- Aim of the exercise
Stopping right after the line with "5. 5y par swap, fixed rate 124/6845", please reproduce the material below exactly from its first line.

- Records for this exercise
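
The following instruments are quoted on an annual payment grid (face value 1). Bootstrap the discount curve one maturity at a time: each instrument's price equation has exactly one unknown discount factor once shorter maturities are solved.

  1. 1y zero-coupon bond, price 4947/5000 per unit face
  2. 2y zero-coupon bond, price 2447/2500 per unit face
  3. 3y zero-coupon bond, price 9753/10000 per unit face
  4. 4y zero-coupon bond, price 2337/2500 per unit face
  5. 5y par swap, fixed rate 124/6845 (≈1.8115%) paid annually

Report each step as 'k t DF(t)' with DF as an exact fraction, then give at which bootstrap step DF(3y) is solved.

1 1 4947/5000
2 2 2447/2500
3 3 9753/10000
4 4 2337/2500
5 5 2283/2500
DF(3y) is solved at step 3

step 1 [1y] zero: DF = P = 4947/5000 ≈ 0.989400
step 2 [2y] zero: DF = P = 2447/2500 ≈ 0.978800
step 3 [3y] zero: DF = P = 9753/10000 ≈ 0.975300
step 4 [4y] zero: DF = P = 2337/2500 ≈ 0.934800
step 5 [5y] swap r/1=124/6845: DF=(1 − 124/6845·(0.989400+0.978800+0.975300+0.934800))/(1+124/6845) = 2283/2500 ≈ 0.913200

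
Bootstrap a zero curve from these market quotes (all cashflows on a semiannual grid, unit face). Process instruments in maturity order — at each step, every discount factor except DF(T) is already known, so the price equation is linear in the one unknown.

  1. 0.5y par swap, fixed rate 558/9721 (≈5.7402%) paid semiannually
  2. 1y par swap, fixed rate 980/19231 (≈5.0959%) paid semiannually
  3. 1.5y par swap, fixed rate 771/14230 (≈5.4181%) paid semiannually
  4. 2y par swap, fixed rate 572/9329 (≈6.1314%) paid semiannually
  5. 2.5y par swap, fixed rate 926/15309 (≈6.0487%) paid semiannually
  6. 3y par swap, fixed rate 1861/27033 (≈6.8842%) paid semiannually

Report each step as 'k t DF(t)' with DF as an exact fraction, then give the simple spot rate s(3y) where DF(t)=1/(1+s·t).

step 1 [0.5y] swap r/2=279/9721: DF=(1 − 279/9721·(0))/(1+279/9721) = 9721/10000 ≈ 0.972100
step 2 [1y] swap r/2=490/19231: DF=(1 − 490/19231·(0.972100))/(1+490/19231) = 951/1000 ≈ 0.951000
step 3 [1.5y] swap r/2=771/28460: DF=(1 − 771/28460·(0.972100+0.951000))/(1+771/28460) = 9229/10000 ≈ 0.922900
step 4 [2y] swap r/2=286/9329: DF=(1 − 286/9329·(0.972100+0.951000+0.922900))/(1+286/9329) = 1107/1250 ≈ 0.885600
step 5 [2.5y] swap r/2=463/15309: DF=(1 − 463/15309·(0.972100+0.951000+0.922900+0.885600))/(1+463/15309) = 8611/10000 ≈ 0.861100
step 6 [3y] swap r/2=1861/54066: DF=(1 − 1861/54066·(0.972100+0.951000+0.922900+0.885600+0.861100))/(1+1861/54066) = 8139/10000 ≈ 0.813900

1 1/2 9721/10000
2 1 951/1000
3 3/2 9229/10000
4 2 1107/1250
5 5/2 8611/10000
6 3 8139/10000
s(3y) = (1/(8139/10000) − 1)/(3) = 1861/24417 ≈ 7.6217%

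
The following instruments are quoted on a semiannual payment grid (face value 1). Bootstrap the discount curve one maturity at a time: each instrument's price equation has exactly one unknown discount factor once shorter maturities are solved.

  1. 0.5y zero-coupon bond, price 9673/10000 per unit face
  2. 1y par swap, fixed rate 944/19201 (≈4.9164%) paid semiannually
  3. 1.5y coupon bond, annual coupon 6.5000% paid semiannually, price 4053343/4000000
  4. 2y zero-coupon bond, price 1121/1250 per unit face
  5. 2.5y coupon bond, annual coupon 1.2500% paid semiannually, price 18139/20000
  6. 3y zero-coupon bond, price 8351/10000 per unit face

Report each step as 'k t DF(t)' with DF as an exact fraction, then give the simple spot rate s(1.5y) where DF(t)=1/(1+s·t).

step 1 [0.5y] zero: DF = P = 9673/10000 ≈ 0.967300
step 2 [1y] swap r/2=472/19201: DF=(1 − 472/19201·(0.967300))/(1+472/19201) = 1191/1250 ≈ 0.952800
step 3 [1.5y] bond c/2=13/400: DF=(4053343/4000000 − 13/400·(0.967300+0.952800))/(1+13/400) = 921/1000 ≈ 0.921000
step 4 [2y] zero: DF = P = 1121/1250 ≈ 0.896800
step 5 [2.5y] bond c/2=1/160: DF=(18139/20000 − 1/160·(0.967300+0.952800+0.921000+0.896800))/(1+1/160) = 8781/10000 ≈ 0.878100
step 6 [3y] zero: DF = P = 8351/10000 ≈ 0.835100

1 1/2 9673/10000
2 1 1191/1250
3 3/2 921/1000
4 2 1121/1250
5 5/2 8781/10000
6 3 8351/10000
s(1.5y) = (1/(921/1000) − 1)/(3/2) = 158/2763 ≈ 5.7184%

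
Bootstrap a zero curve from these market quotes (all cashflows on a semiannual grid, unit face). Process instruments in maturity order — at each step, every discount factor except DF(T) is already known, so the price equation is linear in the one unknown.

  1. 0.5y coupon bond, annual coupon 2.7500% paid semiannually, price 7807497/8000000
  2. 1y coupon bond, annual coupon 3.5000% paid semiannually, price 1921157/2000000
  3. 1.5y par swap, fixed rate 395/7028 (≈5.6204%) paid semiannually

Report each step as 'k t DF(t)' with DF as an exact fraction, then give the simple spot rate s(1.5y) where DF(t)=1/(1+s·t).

1 1/2 9627/10000
2 1 371/400
3 3/2 921/1000
s(1.5y) = (1/(921/1000) − 1)/(3/2) = 158/2763 ≈ 5.7184%

step 1 [0.5y] bond c/2=11/800: DF=(7807497/8000000 − 11/800·(0))/(1+11/800) = 9627/10000 ≈ 0.962700
step 2 [1y] bond c/2=7/400: DF=(1921157/2000000 − 7/400·(0.962700))/(1+7/400) = 371/400 ≈ 0.927500
step 3 [1.5y] swap r/2=395/14056: DF=(1 − 395/14056·(0.962700+0.927500))/(1+395/14056) = 921/1000 ≈ 0.921000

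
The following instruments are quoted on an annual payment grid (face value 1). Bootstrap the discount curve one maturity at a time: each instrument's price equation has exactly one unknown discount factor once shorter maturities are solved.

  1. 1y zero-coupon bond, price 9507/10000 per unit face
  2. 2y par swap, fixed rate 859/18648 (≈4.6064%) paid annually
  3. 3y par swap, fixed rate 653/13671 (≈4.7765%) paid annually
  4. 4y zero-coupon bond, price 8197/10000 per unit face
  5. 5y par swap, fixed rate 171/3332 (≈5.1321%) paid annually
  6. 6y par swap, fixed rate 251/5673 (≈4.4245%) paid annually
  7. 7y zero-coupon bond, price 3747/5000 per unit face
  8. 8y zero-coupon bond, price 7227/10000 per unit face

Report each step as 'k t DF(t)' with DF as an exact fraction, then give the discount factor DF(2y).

step 1 [1y] zero: DF = P = 9507/10000 ≈ 0.950700
step 2 [2y] swap r/1=859/18648: DF=(1 − 859/18648·(0.950700))/(1+859/18648) = 9141/10000 ≈ 0.914100
step 3 [3y] swap r/1=653/13671: DF=(1 − 653/13671·(0.950700+0.914100))/(1+653/13671) = 4347/5000 ≈ 0.869400
step 4 [4y] zero: DF = P = 8197/10000 ≈ 0.819700
step 5 [5y] swap r/1=171/3332: DF=(1 − 171/3332·(0.950700+0.914100+0.869400+0.819700))/(1+171/3332) = 7777/10000 ≈ 0.777700
step 6 [6y] swap r/1=251/5673: DF=(1 − 251/5673·(0.950700+0.914100+0.869400+0.819700+0.777700))/(1+251/5673) = 7741/10000 ≈ 0.774100
step 7 [7y] zero: DF = P = 3747/5000 ≈ 0.749400
step 8 [8y] zero: DF = P = 7227/10000 ≈ 0.722700

1 1 9507/10000
2 2 9141/10000
3 3 4347/5000
4 4 8197/10000
5 5 7777/10000
6 6 7741/10000
7 7 3747/5000
8 8 7227/10000
DF(2y) = 9141/10000 ≈ 0.914100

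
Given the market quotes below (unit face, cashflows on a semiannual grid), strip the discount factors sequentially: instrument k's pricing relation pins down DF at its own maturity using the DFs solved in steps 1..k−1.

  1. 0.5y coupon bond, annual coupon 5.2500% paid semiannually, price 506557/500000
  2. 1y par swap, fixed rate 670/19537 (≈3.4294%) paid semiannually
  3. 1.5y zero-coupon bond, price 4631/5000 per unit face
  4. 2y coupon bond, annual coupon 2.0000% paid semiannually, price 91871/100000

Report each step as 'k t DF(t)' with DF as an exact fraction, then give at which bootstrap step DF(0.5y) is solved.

step 1 [0.5y] bond c/2=21/800: DF=(506557/500000 − 21/800·(0))/(1+21/800) = 617/625 ≈ 0.987200
step 2 [1y] swap r/2=335/19537: DF=(1 − 335/19537·(0.987200))/(1+335/19537) = 1933/2000 ≈ 0.966500
step 3 [1.5y] zero: DF = P = 4631/5000 ≈ 0.926200
step 4 [2y] bond c/2=1/100: DF=(91871/100000 − 1/100·(0.987200+0.966500+0.926200))/(1+1/100) = 8811/10000 ≈ 0.881100

1 1/2 617/625
2 1 1933/2000
3 3/2 4631/5000
4 2 8811/10000
DF(0.5y) is solved at step 1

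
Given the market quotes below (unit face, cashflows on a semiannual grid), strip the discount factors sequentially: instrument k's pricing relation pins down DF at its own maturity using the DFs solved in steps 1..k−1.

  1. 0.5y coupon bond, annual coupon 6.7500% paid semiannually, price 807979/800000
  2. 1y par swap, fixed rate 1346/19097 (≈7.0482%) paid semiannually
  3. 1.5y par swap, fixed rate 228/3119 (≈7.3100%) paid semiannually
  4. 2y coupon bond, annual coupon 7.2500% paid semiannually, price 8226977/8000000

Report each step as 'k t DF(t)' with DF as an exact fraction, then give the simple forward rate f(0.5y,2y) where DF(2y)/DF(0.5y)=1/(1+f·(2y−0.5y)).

step 1 [0.5y] bond c/2=27/800: DF=(807979/800000 − 27/800·(0))/(1+27/800) = 977/1000 ≈ 0.977000
step 2 [1y] swap r/2=673/19097: DF=(1 − 673/19097·(0.977000))/(1+673/19097) = 9327/10000 ≈ 0.932700
step 3 [1.5y] swap r/2=114/3119: DF=(1 − 114/3119·(0.977000+0.932700))/(1+114/3119) = 4487/5000 ≈ 0.897400
step 4 [2y] bond c/2=29/800: DF=(8226977/8000000 − 29/800·(0.977000+0.932700+0.897400))/(1+29/800) = 4471/5000 ≈ 0.894200

1 1/2 977/1000
2 1 9327/10000
3 3/2 4487/5000
4 2 4471/5000
f(0.5y,2y) = ((977/1000)/(4471/5000) − 1)/(3/2) = 276/4471 ≈ 6.1731%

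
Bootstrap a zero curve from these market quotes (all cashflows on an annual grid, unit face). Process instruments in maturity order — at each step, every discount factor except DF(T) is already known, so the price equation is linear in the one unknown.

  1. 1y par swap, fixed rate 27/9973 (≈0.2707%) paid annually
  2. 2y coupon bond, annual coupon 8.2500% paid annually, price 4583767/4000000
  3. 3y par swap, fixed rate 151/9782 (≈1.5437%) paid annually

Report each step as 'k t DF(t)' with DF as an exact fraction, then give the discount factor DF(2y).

step 1 [1y] swap r/1=27/9973: DF=(1 − 27/9973·(0))/(1+27/9973) = 9973/10000 ≈ 0.997300
step 2 [2y] bond c/1=33/400: DF=(4583767/4000000 − 33/400·(0.997300))/(1+33/400) = 4913/5000 ≈ 0.982600
step 3 [3y] swap r/1=151/9782: DF=(1 − 151/9782·(0.997300+0.982600))/(1+151/9782) = 9547/10000 ≈ 0.954700

1 1 9973/10000
2 2 4913/5000
3 3 9547/10000
DF(2y) = 4913/5000 ≈ 0.982600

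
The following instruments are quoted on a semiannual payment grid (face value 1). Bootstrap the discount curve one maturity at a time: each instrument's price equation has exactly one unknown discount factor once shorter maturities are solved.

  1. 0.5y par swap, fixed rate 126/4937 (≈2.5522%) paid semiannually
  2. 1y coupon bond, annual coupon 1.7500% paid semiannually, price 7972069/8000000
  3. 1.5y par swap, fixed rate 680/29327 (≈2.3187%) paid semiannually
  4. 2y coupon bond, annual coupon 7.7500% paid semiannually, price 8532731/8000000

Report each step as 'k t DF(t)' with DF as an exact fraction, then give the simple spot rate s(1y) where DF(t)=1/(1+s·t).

step 1 [0.5y] swap r/2=63/4937: DF=(1 − 63/4937·(0))/(1+63/4937) = 4937/5000 ≈ 0.987400
step 2 [1y] bond c/2=7/800: DF=(7972069/8000000 − 7/800·(0.987400))/(1+7/800) = 9793/10000 ≈ 0.979300
step 3 [1.5y] swap r/2=340/29327: DF=(1 − 340/29327·(0.987400+0.979300))/(1+340/29327) = 483/500 ≈ 0.966000
step 4 [2y] bond c/2=31/800: DF=(8532731/8000000 − 31/800·(0.987400+0.979300+0.966000))/(1+31/800) = 4587/5000 ≈ 0.917400

1 1/2 4937/5000
2 1 9793/10000
3 3/2 483/500
4 2 4587/5000
s(1y) = (1/(9793/10000) − 1)/(1) = 207/9793 ≈ 2.1138%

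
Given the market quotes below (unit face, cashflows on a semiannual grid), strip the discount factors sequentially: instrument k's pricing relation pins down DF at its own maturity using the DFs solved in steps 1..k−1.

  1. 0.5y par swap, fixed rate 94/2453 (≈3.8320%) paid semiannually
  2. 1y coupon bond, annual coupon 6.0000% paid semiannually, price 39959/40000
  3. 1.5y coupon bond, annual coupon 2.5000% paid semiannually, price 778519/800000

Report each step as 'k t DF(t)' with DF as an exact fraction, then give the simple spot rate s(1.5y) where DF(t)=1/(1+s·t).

step 1 [0.5y] swap r/2=47/2453: DF=(1 − 47/2453·(0))/(1+47/2453) = 2453/2500 ≈ 0.981200
step 2 [1y] bond c/2=3/100: DF=(39959/40000 − 3/100·(0.981200))/(1+3/100) = 9413/10000 ≈ 0.941300
step 3 [1.5y] bond c/2=1/80: DF=(778519/800000 − 1/80·(0.981200+0.941300))/(1+1/80) = 4687/5000 ≈ 0.937400

1 1/2 2453/2500
2 1 9413/10000
3 3/2 4687/5000
s(1.5y) = (1/(4687/5000) − 1)/(3/2) = 626/14061 ≈ 4.4520%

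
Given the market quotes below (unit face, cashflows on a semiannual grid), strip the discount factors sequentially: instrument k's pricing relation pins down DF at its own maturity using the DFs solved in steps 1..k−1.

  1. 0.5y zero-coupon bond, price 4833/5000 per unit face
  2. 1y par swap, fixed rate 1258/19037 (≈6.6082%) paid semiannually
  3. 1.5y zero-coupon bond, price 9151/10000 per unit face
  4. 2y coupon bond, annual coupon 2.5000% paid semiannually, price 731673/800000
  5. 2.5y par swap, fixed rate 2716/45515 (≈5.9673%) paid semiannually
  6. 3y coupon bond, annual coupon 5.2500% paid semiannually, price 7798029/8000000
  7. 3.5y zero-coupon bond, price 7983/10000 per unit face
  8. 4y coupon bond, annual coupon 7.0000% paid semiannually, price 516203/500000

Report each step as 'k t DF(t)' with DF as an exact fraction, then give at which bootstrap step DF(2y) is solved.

1 1/2 4833/5000
2 1 9371/10000
3 3/2 9151/10000
4 2 1737/2000
5 5/2 4321/5000
6 3 4167/5000
7 7/2 7983/10000
8 4 1971/2500
DF(2y) is solved at step 4

step 1 [0.5y] zero: DF = P = 4833/5000 ≈ 0.966600
step 2 [1y] swap r/2=629/19037: DF=(1 − 629/19037·(0.966600))/(1+629/19037) = 9371/10000 ≈ 0.937100
step 3 [1.5y] zero: DF = P = 9151/10000 ≈ 0.915100
step 4 [2y] bond c/2=1/80: DF=(731673/800000 − 1/80·(0.966600+0.937100+0.915100))/(1+1/80) = 1737/2000 ≈ 0.868500
step 5 [2.5y] swap r/2=1358/45515: DF=(1 − 1358/45515·(0.966600+0.937100+0.915100+0.868500))/(1+1358/45515) = 4321/5000 ≈ 0.864200
step 6 [3y] bond c/2=21/800: DF=(7798029/8000000 − 21/800·(0.966600+0.937100+0.915100+0.868500+0.864200))/(1+21/800) = 4167/5000 ≈ 0.833400
step 7 [3.5y] zero: DF = P = 7983/10000 ≈ 0.798300
step 8 [4y] bond c/2=7/200: DF=(516203/500000 − 7/200·(0.966600+0.937100+0.915100+0.868500+0.864200+0.833400+0.798300))/(1+7/200) = 1971/2500 ≈ 0.788400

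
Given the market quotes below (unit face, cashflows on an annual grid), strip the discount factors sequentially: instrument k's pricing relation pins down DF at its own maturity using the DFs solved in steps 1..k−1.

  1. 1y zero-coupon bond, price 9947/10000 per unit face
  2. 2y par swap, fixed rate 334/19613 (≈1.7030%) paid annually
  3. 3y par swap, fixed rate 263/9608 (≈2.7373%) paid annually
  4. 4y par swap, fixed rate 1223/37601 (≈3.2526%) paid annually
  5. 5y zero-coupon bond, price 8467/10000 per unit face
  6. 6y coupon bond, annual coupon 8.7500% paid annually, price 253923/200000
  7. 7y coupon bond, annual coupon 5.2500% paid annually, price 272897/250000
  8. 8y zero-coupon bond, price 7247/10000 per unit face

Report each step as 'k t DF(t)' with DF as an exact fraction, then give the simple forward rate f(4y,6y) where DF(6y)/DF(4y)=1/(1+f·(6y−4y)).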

- Result for this exercise
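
The following instruments are quoted on an annual payment grid (face value 1). Bootstrap the discount curve one maturity at a time: each instrument's price equation has exactly one unknown discount factor once shorter maturities are solved.

  1. 1y zero-coupon bond, price 4947/5000 per unit face
  2. 2y zero-coupon bond, price 2447/2500 per unit face
  3. 3y zero-coupon bond, price 9753/10000 per unit face
  4. 4y zero-coupon bond, price 2337/2500 per unit face
  5. 5y par swap, fixed rate 124/6845 (≈1.8115%) paid annually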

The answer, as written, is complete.